All entries below are to be copied precisely as they appear.

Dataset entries
=-=-=-=-=

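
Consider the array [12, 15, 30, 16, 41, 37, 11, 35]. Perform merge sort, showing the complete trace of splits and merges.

Merge sort trace:

Split: [12, 15, 30, 16, 41, 37, 11, 35] -> [12, 15, 30, 16] and [41, 37, 11, 35]
  Split: [12, 15, 30, 16] -> [12, 15] and [30, 16]
    Split: [12, 15] -> [12] and [15]
    Merge: [12] + [15] -> [12, 15]
    Split: [30, 16] -> [30] and [16]
    Merge: [30] + [16] -> [16, 30]
  Merge: [12, 15] + [16, 30] -> [12, 15, 16, 30]
  Split: [41, 37, 11, 35] -> [41, 37] and [11, 35]
    Split: [41, 37] -> [41] and [37]
    Merge: [41] + [37] -> [37, 41]
    Split: [11, 35] -> [11] and [35]
    Merge: [11] + [35] -> [11, 35]
  Merge: [37, 41] + [11, 35] -> [11, 35, 37, 41]
Merge: [12, 15, 16, 30] + [11, 35, 37, 41] -> [11, 12, 15, 16, 30, 35, 37, 41]

Final sorted array: [11, 12, 15, 16, 30, 35, 37, 41]

The merge sort proceeds by recursively splitting the array and merging sorted halves.
After all merges, the sorted array is [11, 12, 15, 16, 30, 35, 37, 41].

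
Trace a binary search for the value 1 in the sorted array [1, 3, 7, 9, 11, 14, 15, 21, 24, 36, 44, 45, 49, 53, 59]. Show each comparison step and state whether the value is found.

Binary search for 1 in [1, 3, 7, 9, 11, 14, 15, 21, 24, 36, 44, 45, 49, 53, 59]:

lo=0, hi=14, mid=7, arr[mid]=21 -> 21 > 1, search left half
lo=0, hi=6, mid=3, arr[mid]=9 -> 9 > 1, search left half
lo=0, hi=2, mid=1, arr[mid]=3 -> 3 > 1, search left half
lo=0, hi=0, mid=0, arr[mid]=1 -> Found target at index 0!

Binary search finds 1 at index 0 after 4 comparisons. The search repeatedly halves the search space by comparing with the middle element.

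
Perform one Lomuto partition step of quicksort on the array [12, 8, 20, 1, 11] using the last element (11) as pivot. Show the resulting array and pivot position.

Lomuto partition with pivot = 11:

Initial array: [12, 8, 20, 1, 11]

arr[0]=12 > 11: no swap
arr[1]=8 <= 11: swap with position 0, array becomes [8, 12, 20, 1, 11]
arr[2]=20 > 11: no swap
arr[3]=1 <= 11: swap with position 1, array becomes [8, 1, 20, 12, 11]

Place pivot at position 2: [8, 1, 11, 12, 20]
Pivot position: 2

After partitioning with pivot 11, the array becomes [8, 1, 11, 12, 20]. The pivot is placed at index 2. All elements to the left of the pivot are <= 11, and all elements to the right are > 11.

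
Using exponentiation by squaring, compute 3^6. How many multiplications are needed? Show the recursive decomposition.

Computing 3^6 by squaring (build up from 3^1; each line after the first costs one multiplication):

3^1 = 3
3^2 = (3^1)^2 = 3^2 = 9
3^3 = 3 * 3^2 = 3 * 9 = 27
3^6 = (3^3)^2 = 27^2 = 729

Result: 729
Multiplications needed: 3 (3 lines after 3^1)

3^6 = 729. Using exponentiation by squaring, this requires 3 multiplications. The key idea: if the exponent is even, square the half-power; if odd, multiply by the base once.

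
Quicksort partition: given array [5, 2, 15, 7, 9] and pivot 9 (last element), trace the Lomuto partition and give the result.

Lomuto partition with pivot = 9:

Initial array: [5, 2, 15, 7, 9]

arr[0]=5 <= 9: swap with position 0, array becomes [5, 2, 15, 7, 9]
arr[1]=2 <= 9: swap with position 1, array becomes [5, 2, 15, 7, 9]
arr[2]=15 > 9: no swap
arr[3]=7 <= 9: swap with position 2, array becomes [5, 2, 7, 15, 9]

Place pivot at position 3: [5, 2, 7, 9, 15]
Pivot position: 3

After partitioning with pivot 9, the array becomes [5, 2, 7, 9, 15]. The pivot is placed at index 3. All elements to the left of the pivot are <= 9, and all elements to the right are > 9.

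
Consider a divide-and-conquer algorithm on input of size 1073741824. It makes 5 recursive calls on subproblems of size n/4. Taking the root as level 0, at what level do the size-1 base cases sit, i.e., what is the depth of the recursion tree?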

=-=-=-=-=

TASK ANSWER:
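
Consider the array [12, 15, 30, 16, 41, 37, 11, 35]. Perform merge sort, showing the complete trace of splits and merges.

Merge sort trace:

Split: [12, 15, 30, 16, 41, 37, 11, 35] -> [12, 15, 30, 16] and [41, 37, 11, 35]
  Split: [12, 15, 30, 16] -> [12, 15] and [30, 16]
    Split: [12, 15] -> [12] and [15]
    Merge: [12] + [15] -> [12, 15]
    Split: [30, 16] -> [30] and [16]
    Merge: [30] + [16] -> [16, 30]
  Merge: [12, 15] + [16, 30] -> [12, 15, 16, 30]
  Split: [41, 37, 11, 35] -> [41, 37] and [11, 35]
    Split: [41, 37] -> [41] and [37]
    Merge: [41] + [37] -> [37, 41]
    Split: [11, 35] -> [11] and [35]
    Merge: [11] + [35] -> [11, 35]
  Merge: [37, 41] + [11, 35] -> [11, 35, 37, 41]
Merge: [12, 15, 16, 30] + [11, 35, 37, 41] -> [11, 12, 15, 16, 30, 35, 37, 41]

Final sorted array: [11, 12, 15, 16, 30, 35, 37, 41]

The merge sort proceeds by recursively splitting the array and merging sorted halves.
After all merges, the sorted array is [11, 12, 15, 16, 30, 35, 37, 41].

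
Trace a binary search for the value 1 in the sorted array [1, 3, 7, 9, 11, 14, 15, 21, 24, 36, 44, 45, 49, 53, 59]. Show each comparison step and state whether the value is found.

Binary search for 1 in [1, 3, 7, 9, 11, 14, 15, 21, 24, 36, 44, 45, 49, 53, 59]:

lo=0, hi=14, mid=7, arr[mid]=21 -> 21 > 1, search left half
lo=0, hi=6, mid=3, arr[mid]=9 -> 9 > 1, search left half
lo=0, hi=2, mid=1, arr[mid]=3 -> 3 > 1, search left half
lo=0, hi=0, mid=0, arr[mid]=1 -> Found target at index 0!

Binary search finds 1 at index 0 after 4 comparisons. The search repeatedly halves the search space by comparing with the middle element.

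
Perform one Lomuto partition step of quicksort on the array [12, 8, 20, 1, 11] using the last element (11) as pivot. Show the resulting array and pivot position.

Lomuto partition with pivot = 11:

Initial array: [12, 8, 20, 1, 11]

arr[0]=12 > 11: no swap
arr[1]=8 <= 11: swap with position 0, array becomes [8, 12, 20, 1, 11]
arr[2]=20 > 11: no swap
arr[3]=1 <= 11: swap with position 1, array becomes [8, 1, 20, 12, 11]

Place pivot at position 2: [8, 1, 11, 12, 20]
Pivot position: 2

After partitioning with pivot 11, the array becomes [8, 1, 11, 12, 20]. The pivot is placed at index 2. All elements to the left of the pivot are <= 11, and all elements to the right are > 11.

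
Using exponentiation by squaring, compute 3^6. How many multiplications are needed? Show the recursive decomposition.

Computing 3^6 by squaring (build up from 3^1; each line after the first costs one multiplication):

3^1 = 3
3^2 = (3^1)^2 = 3^2 = 9
3^3 = 3 * 3^2 = 3 * 9 = 27
3^6 = (3^3)^2 = 27^2 = 729

Result: 729
Multiplications needed: 3 (3 lines after 3^1)

3^6 = 729. Using exponentiation by squaring, this requires 3 multiplications. The key idea: if the exponent is even, square the half-power; if odd, multiply by the base once.

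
Quicksort partition: given array [5, 2, 15, 7, 9] and pivot 9 (last element), trace the Lomuto partition and give the result.

Lomuto partition with pivot = 9:

Initial array: [5, 2, 15, 7, 9]

arr[0]=5 <= 9: swap with position 0, array becomes [5, 2, 15, 7, 9]
arr[1]=2 <= 9: swap with position 1, array becomes [5, 2, 15, 7, 9]
arr[2]=15 > 9: no swap
arr[3]=7 <= 9: swap with position 2, array becomes [5, 2, 7, 15, 9]

Place pivot at position 3: [5, 2, 7, 9, 15]
Pivot position: 3

After partitioning with pivot 9, the array becomes [5, 2, 7, 9, 15]. The pivot is placed at index 3. All elements to the left of the pivot are <= 9, and all elements to the right are > 9.

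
Consider a divide-and-conquer algorithm on input of size 1073741824. It makes 5 recursive calls on subproblems of size n/4. Taking the root as level 0, at what level do the size-1 base cases sit, i.e., what is the depth of the recursion tree?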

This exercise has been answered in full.